_TASK GOAL_
From the data below, repeat exactly the lines from the line with "Let B(t, U)" to the line with "Answer: 11741/185820 ≈ 0.063185", both included.

_EXERCISE INPUT_
• • • •

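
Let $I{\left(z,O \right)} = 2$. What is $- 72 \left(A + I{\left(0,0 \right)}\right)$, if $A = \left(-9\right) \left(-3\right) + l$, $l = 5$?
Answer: $-2448$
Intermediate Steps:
$A = 32$ ($A = \left(-9\right) \left(-3\right) + 5 = 27 + 5 = 32$)
$- 72 \left(A + I{\left(0,0 \right)}\right) = - 72 \left(32 + 2\right) = \left(-72\right) 34 = -2448$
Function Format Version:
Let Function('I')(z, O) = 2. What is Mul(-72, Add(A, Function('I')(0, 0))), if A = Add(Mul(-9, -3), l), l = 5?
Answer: -2448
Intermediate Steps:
A = 32 (A = Add(Mul(-9, -3), 5) = Add(27, 5) = 32)
Mul(-72, Add(A, Function('I')(0, 0))) = Mul(-72, Add(32, 2)) = Mul(-72, 34) = -2448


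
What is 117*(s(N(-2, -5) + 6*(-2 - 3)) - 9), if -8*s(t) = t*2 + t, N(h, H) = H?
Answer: 3861/8 ≈ 482.63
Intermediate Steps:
s(t) = -3*t/8 (s(t) = -(t*2 + t)/8 = -(2*t + t)/8 = -3*t/8)
117*(s(N(-2, -5) + 6*(-2 - 3)) - 9) = 117*(-3*(-5 + 6*(-2 - 3))/8 - 9) = 117*(-3*(-5 + 6*(-5))/8 - 9) = 117*(-3*(-5 - 30)/8 - 9) = 117*(-3/8*(-35) - 9) = 117*(105/8 - 9) = 117*(33/8) = 3861/8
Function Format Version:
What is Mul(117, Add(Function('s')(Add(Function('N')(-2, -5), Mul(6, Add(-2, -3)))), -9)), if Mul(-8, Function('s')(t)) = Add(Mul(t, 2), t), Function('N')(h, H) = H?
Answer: Rational(3861, 8) ≈ 482.63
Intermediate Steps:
Function('s')(t) = Mul(Rational(-3, 8), t) (Function('s')(t) = Mul(Rational(-1, 8), Add(Mul(t, 2), t)) = Mul(Rational(-1, 8), Add(Mul(2, t), t)) = Mul(Rational(-1, 8), Mul(3, t)) = Mul(Rational(-3, 8), t))
Mul(117, Add(Function('s')(Add(Function('N')(-2, -5), Mul(6, Add(-2, -3)))), -9)) = Mul(117, Add(Mul(Rational(-3, 8), Add(-5, Mul(6, Add(-2, -3)))), -9)) = Mul(117, Add(Mul(Rational(-3, 8), Add(-5, Mul(6, -5))), -9)) = Mul(117, Add(Mul(Rational(-3, 8), Add(-5, -30)), -9)) = Mul(117, Add(Mul(Rational(-3, 8), -35), -9)) = Mul(117, Add(Rational(105, 8), -9)) = Mul(117, Rational(33, 8)) = Rational(3861, 8)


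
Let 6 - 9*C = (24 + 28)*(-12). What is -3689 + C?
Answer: -3619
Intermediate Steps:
C = 70 (C = ⅔ - (24 + 28)*(-12)/9 = ⅔ - 52*(-12)/9 = ⅔ - ⅑*(-624) = ⅔ + 208/3 = 70)
-3689 + C = -3689 + 70 = -3619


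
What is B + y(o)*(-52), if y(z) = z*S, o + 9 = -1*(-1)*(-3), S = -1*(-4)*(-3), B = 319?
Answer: -7169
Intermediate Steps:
S = -12 (S = 4*(-3) = -12)
o = -12 (o = -9 - 1*(-1)*(-3) = -9 + 1*(-3) = -9 - 3 = -12)
y(z) = -12*z (y(z) = z*(-12) = -12*z)
B + y(o)*(-52) = 319 - 12*(-12)*(-52) = 319 + 144*(-52) = 319 - 7488 = -7169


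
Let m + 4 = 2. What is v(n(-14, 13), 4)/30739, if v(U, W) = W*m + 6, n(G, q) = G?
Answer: -2/30739 ≈ -6.5064e-5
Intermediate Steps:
m = -2 (m = -4 + 2 = -2)
v(U, W) = 6 - 2*W (v(U, W) = W*(-2) + 6 = -2*W + 6 = 6 - 2*W)
v(n(-14, 13), 4)/30739 = (6 - 2*4)/30739 = (6 - 8)*(1/30739) = -2*1/30739 = -2/30739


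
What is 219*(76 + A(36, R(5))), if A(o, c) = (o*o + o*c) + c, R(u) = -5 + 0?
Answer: 259953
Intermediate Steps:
R(u) = -5
A(o, c) = c + o² + c*o (A(o, c) = (o² + c*o) + c = c + o² + c*o)
219*(76 + A(36, R(5))) = 219*(76 + (-5 + 36² - 5*36)) = 219*(76 + (-5 + 1296 - 180)) = 219*(76 + 1111) = 219*1187 = 259953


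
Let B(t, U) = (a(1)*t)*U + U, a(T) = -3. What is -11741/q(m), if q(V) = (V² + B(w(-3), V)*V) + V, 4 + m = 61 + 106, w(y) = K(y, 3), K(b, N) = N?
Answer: 11741/185820 ≈ 0.063185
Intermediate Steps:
w(y) = 3
B(t, U) = U - 3*U*t (B(t, U) = (-3*t)*U + U = -3*U*t + U = U - 3*U*t)
m = 163 (m = -4 + (61 + 106) = -4 + 167 = 163)
q(V) = V - 7*V² (q(V) = (V² + (V*(1 - 3*3))*V) + V = (V² + (V*(1 - 9))*V) + V = (V² + (V*(-8))*V) + V = (V² + (-8*V)*V) + V = (V² - 8*V²) + V = -7*V² + V = V - 7*V²)
-11741/q(m) = -11741*1/(163*(1 - 7*163)) = -11741*1/(163*(1 - 1141)) = -11741/(163*(-1140)) = -11741/(-185820) = -11741*(-1/185820) = 11741/185820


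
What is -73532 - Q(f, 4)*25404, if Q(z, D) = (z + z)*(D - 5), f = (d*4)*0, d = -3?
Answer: -73532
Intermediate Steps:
f = 0 (f = -3*4*0 = -12*0 = 0)
Q(z, D) = 2*z*(-5 + D) (Q(z, D) = (2*z)*(-5 + D) = 2*z*(-5 + D))
-73532 - Q(f, 4)*25404 = -73532 - 2*0*(-5 + 4)*25404 = -73532 - 2*0*(-1)*25404 = -73532 - 0*25404 = -73532 - 1*0 = -73532 + 0 = -73532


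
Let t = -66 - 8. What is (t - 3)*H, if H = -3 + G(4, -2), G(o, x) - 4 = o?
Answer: -385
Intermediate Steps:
t = -74
G(o, x) = 4 + o
H = 5 (H = -3 + (4 + 4) = -3 + 8 = 5)
(t - 3)*H = (-74 - 3)*5 = -77*5 = -385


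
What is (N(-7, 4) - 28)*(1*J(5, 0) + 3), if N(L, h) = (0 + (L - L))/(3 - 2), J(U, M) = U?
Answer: -224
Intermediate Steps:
N(L, h) = 0 (N(L, h) = (0 + 0)/1 = 0*1 = 0)
(N(-7, 4) - 28)*(1*J(5, 0) + 3) = (0 - 28)*(1*5 + 3) = -28*(5 + 3) = -28*8 = -224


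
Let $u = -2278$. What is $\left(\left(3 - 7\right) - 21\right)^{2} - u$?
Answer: $2903$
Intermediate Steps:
$\left(\left(3 - 7\right) - 21\right)^{2} - u = \left(\left(3 - 7\right) - 21\right)^{2} - -2278 = \left(-4 - 21\right)^{2} + 2278 = \left(-25\right)^{2} + 2278 = 625 + 2278 = 2903$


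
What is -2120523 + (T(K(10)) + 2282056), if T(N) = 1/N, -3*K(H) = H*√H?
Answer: 161533 - 3*√10/100 ≈ 1.6153e+5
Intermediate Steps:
K(H) = -H^(3/2)/3 (K(H) = -H*√H/3 = -H^(3/2)/3)
-2120523 + (T(K(10)) + 2282056) = -2120523 + (1/(-10*√10/3) + 2282056) = -2120523 + (-3*√10/100 + 2282056) = -2120523 + (2282056 - 3*√10/100) = 161533 - 3*√10/100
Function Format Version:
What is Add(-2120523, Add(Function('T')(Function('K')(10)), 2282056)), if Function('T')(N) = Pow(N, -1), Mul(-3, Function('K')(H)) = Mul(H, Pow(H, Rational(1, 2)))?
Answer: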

• • • •

_EXERCISE SOLUTION_
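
Let B(t, U) = (a(1)*t)*U + U, a(T) = -3. What is -11741/q(m), if q(V) = (V² + B(w(-3), V)*V) + V, 4 + m = 61 + 106, w(y) = K(y, 3), K(b, N) = N?
Answer: 11741/185820 ≈ 0.063185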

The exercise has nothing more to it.